*Problem description*
I would like you to return all of the records exactly as they stand.

*Input for this task*
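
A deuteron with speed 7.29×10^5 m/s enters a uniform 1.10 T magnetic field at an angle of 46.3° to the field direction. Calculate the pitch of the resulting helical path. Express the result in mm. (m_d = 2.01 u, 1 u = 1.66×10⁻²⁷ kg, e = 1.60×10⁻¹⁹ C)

The velocity component along B is v∥ = v cos46.3° = 5.04×10^5 m/s.
The cyclotron period T = 2πm/(qB) = 1.19×10^-7 s is set by m, q, B alone.
Pitch = v∥·T = (5.04×10^5)(1.19×10^-7) = 0.0600 m.

pitch ≈ 60.0 mm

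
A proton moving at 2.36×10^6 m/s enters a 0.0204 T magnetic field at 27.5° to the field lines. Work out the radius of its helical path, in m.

r ≈ 0.558 m

Only the perpendicular component v⊥ = v sin27.5° = 1.09×10^6 m/s is bent by the field.
r = m v⊥ /(qB) = (1.67×10^-27)(1.09×10^6) / [(1×1.60×10^-19)(0.0204)] = 0.558 m.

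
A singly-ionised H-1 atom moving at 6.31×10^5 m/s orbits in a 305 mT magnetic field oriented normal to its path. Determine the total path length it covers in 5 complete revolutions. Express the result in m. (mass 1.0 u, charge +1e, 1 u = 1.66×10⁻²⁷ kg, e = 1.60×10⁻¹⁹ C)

r = mv/(qB) = 0.0215 m, so one revolution covers 2πr = 0.135 m.
In 5 revolutions: L = 5·2πr = 0.674 m.

L ≈ 0.674 m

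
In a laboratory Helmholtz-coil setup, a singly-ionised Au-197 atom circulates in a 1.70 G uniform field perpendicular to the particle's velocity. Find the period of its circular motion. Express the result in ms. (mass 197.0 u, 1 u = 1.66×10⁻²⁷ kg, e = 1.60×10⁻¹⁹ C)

T ≈ 75.5 ms

The cyclotron period is independent of speed: T = 2πm/(qB).
T = 2π(3.27×10^-25) / [(1×1.60×10^-19)(1.70×10^-4)] = 0.0755 s.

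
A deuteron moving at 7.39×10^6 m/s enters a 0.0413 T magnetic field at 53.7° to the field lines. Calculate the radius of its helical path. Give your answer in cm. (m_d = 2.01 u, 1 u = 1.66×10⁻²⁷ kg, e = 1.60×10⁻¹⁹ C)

r ≈ 301 cm

Only the perpendicular component v⊥ = v sin53.7° = 5.96×10^6 m/s is bent by the field.
r = m v⊥ /(qB) = (3.34×10^-27)(5.96×10^6) / [(1×1.60×10^-19)(0.0413)] = 3.01 m.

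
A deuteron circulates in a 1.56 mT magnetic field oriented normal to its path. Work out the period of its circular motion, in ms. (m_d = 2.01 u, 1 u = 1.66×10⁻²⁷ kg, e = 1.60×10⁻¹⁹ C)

T ≈ 0.0840 ms

The cyclotron period is independent of speed: T = 2πm/(qB).
T = 2π(3.34×10^-27) / [(1×1.60×10^-19)(1.56×10^-3)] = 8.40×10^-5 s.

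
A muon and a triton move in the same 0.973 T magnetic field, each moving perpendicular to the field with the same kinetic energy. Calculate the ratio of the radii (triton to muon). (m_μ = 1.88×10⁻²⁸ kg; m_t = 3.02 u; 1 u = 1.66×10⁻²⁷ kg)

r = √(2mK)/(qB) ⇒ at equal K, r ∝ √m/q.
r_{triton}/r_{muon} = 5.16.

ratio ≈ 5.16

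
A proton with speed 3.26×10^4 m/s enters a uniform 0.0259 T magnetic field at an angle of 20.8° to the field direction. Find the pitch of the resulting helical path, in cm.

The velocity component along B is v∥ = v cos20.8° = 3.05×10^4 m/s.
The cyclotron period T = 2πm/(qB) = 2.53×10^-6 s is set by m, q, B alone.
Pitch = v∥·T = (3.05×10^4)(2.53×10^-6) = 0.0772 m.

pitch ≈ 7.72 cm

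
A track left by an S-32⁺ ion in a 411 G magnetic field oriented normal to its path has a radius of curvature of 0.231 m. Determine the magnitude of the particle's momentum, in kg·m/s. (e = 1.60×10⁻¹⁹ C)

p ≈ 1.52×10^-21 kg·m/s

Since qvB = mv²/r, the momentum p = mv = qBr.
p = (1×1.60×10^-19)(0.0411)(0.231) = 1.52×10^-21 kg·m/s.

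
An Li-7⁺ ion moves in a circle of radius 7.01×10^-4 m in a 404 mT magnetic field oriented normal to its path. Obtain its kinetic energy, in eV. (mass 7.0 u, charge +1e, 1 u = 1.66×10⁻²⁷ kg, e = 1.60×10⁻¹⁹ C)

v = qBr/m = (1×1.60×10^-19)(0.404)(7.01×10^-4) / (1.16×10^-26) = 3900 m/s.
K = ½mv² = 0.5·(1.16×10^-26)·(3900)² = 8.83×10^-20 J = 0.552 eV.

K ≈ 0.552 eV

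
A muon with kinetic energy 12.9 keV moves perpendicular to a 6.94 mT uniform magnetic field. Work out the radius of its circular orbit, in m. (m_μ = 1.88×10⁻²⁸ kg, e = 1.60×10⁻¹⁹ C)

r ≈ 0.793 m

Convert the energy: K = 12.9 keV = 2.06×10^-15 J.
v = √(2K/m) = √(2·2.06×10^-15/1.88×10^-28) = 4.69×10^6 m/s.
r = mv/(qB) = (1.88×10^-28)(4.69×10^6) / [(1×1.60×10^-19)(6.94×10^-3)] = 0.793 m.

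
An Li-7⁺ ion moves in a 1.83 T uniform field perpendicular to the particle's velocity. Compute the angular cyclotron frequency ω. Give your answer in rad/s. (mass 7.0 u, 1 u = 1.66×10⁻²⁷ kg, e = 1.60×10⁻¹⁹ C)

ω = qB/m = (1×1.60×10^-19)(1.83) / (1.16×10^-26) = 2.52×10^7 rad/s.

ω ≈ 2.52×10^7 rad/s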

*Written answer*
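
A deuteron with speed 7.29×10^5 m/s enters a uniform 1.10 T magnetic field at an angle of 46.3° to the field direction. Calculate the pitch of the resulting helical path. Express the result in mm. (m_d = 2.01 u, 1 u = 1.66×10⁻²⁷ kg, e = 1.60×10⁻¹⁹ C)

The velocity component along B is v∥ = v cos46.3° = 5.04×10^5 m/s.
The cyclotron period T = 2πm/(qB) = 1.19×10^-7 s is set by m, q, B alone.
Pitch = v∥·T = (5.04×10^5)(1.19×10^-7) = 0.0600 m.

pitch ≈ 60.0 mm

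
A proton moving at 2.36×10^6 m/s enters a 0.0204 T magnetic field at 27.5° to the field lines. Work out the radius of its helical path, in m.

r ≈ 0.558 m

Only the perpendicular component v⊥ = v sin27.5° = 1.09×10^6 m/s is bent by the field.
r = m v⊥ /(qB) = (1.67×10^-27)(1.09×10^6) / [(1×1.60×10^-19)(0.0204)] = 0.558 m.

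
A singly-ionised H-1 atom moving at 6.31×10^5 m/s orbits in a 305 mT magnetic field oriented normal to its path. Determine the total path length it covers in 5 complete revolutions. Express the result in m. (mass 1.0 u, charge +1e, 1 u = 1.66×10⁻²⁷ kg, e = 1.60×10⁻¹⁹ C)

r = mv/(qB) = 0.0215 m, so one revolution covers 2πr = 0.135 m.
In 5 revolutions: L = 5·2πr = 0.674 m.

L ≈ 0.674 m

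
In a laboratory Helmholtz-coil setup, a singly-ionised Au-197 atom circulates in a 1.70 G uniform field perpendicular to the particle's velocity. Find the period of its circular motion. Express the result in ms. (mass 197.0 u, 1 u = 1.66×10⁻²⁷ kg, e = 1.60×10⁻¹⁹ C)

T ≈ 75.5 ms

The cyclotron period is independent of speed: T = 2πm/(qB).
T = 2π(3.27×10^-25) / [(1×1.60×10^-19)(1.70×10^-4)] = 0.0755 s.

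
A deuteron moving at 7.39×10^6 m/s enters a 0.0413 T magnetic field at 53.7° to the field lines. Calculate the radius of its helical path. Give your answer in cm. (m_d = 2.01 u, 1 u = 1.66×10⁻²⁷ kg, e = 1.60×10⁻¹⁹ C)

r ≈ 301 cm

Only the perpendicular component v⊥ = v sin53.7° = 5.96×10^6 m/s is bent by the field.
r = m v⊥ /(qB) = (3.34×10^-27)(5.96×10^6) / [(1×1.60×10^-19)(0.0413)] = 3.01 m.

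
A deuteron circulates in a 1.56 mT magnetic field oriented normal to its path. Work out the period of its circular motion, in ms. (m_d = 2.01 u, 1 u = 1.66×10⁻²⁷ kg, e = 1.60×10⁻¹⁹ C)

T ≈ 0.0840 ms

The cyclotron period is independent of speed: T = 2πm/(qB).
T = 2π(3.34×10^-27) / [(1×1.60×10^-19)(1.56×10^-3)] = 8.40×10^-5 s.

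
A muon and a triton move in the same 0.973 T magnetic field, each moving perpendicular to the field with the same kinetic energy. Calculate the ratio of the radii (triton to muon). (m_μ = 1.88×10⁻²⁸ kg; m_t = 3.02 u; 1 u = 1.66×10⁻²⁷ kg)

r = √(2mK)/(qB) ⇒ at equal K, r ∝ √m/q.
r_{triton}/r_{muon} = 5.16.

ratio ≈ 5.16

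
A proton with speed 3.26×10^4 m/s enters a uniform 0.0259 T magnetic field at an angle of 20.8° to the field direction. Find the pitch of the resulting helical path, in cm.

The velocity component along B is v∥ = v cos20.8° = 3.05×10^4 m/s.
The cyclotron period T = 2πm/(qB) = 2.53×10^-6 s is set by m, q, B alone.
Pitch = v∥·T = (3.05×10^4)(2.53×10^-6) = 0.0772 m.

pitch ≈ 7.72 cm

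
A track left by an S-32⁺ ion in a 411 G magnetic field oriented normal to its path has a radius of curvature of 0.231 m. Determine the magnitude of the particle's momentum, in kg·m/s. (e = 1.60×10⁻¹⁹ C)

p ≈ 1.52×10^-21 kg·m/s

Since qvB = mv²/r, the momentum p = mv = qBr.
p = (1×1.60×10^-19)(0.0411)(0.231) = 1.52×10^-21 kg·m/s.

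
An Li-7⁺ ion moves in a circle of radius 7.01×10^-4 m in a 404 mT magnetic field oriented normal to its path. Obtain its kinetic energy, in eV. (mass 7.0 u, charge +1e, 1 u = 1.66×10⁻²⁷ kg, e = 1.60×10⁻¹⁹ C)

v = qBr/m = (1×1.60×10^-19)(0.404)(7.01×10^-4) / (1.16×10^-26) = 3900 m/s.
K = ½mv² = 0.5·(1.16×10^-26)·(3900)² = 8.83×10^-20 J = 0.552 eV.

K ≈ 0.552 eV

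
A muon with kinetic energy 12.9 keV moves perpendicular to a 6.94 mT uniform magnetic field. Work out the radius of its circular orbit, in m. (m_μ = 1.88×10⁻²⁸ kg, e = 1.60×10⁻¹⁹ C)

r ≈ 0.793 m

Convert the energy: K = 12.9 keV = 2.06×10^-15 J.
v = √(2K/m) = √(2·2.06×10^-15/1.88×10^-28) = 4.69×10^6 m/s.
r = mv/(qB) = (1.88×10^-28)(4.69×10^6) / [(1×1.60×10^-19)(6.94×10^-3)] = 0.793 m.

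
An Li-7⁺ ion moves in a 1.83 T uniform field perpendicular to the particle's velocity. Compute the angular cyclotron frequency ω. Give your answer in rad/s. (mass 7.0 u, 1 u = 1.66×10⁻²⁷ kg, e = 1.60×10⁻¹⁹ C)

ω = qB/m = (1×1.60×10^-19)(1.83) / (1.16×10^-26) = 2.52×10^7 rad/s.

ω ≈ 2.52×10^7 rad/s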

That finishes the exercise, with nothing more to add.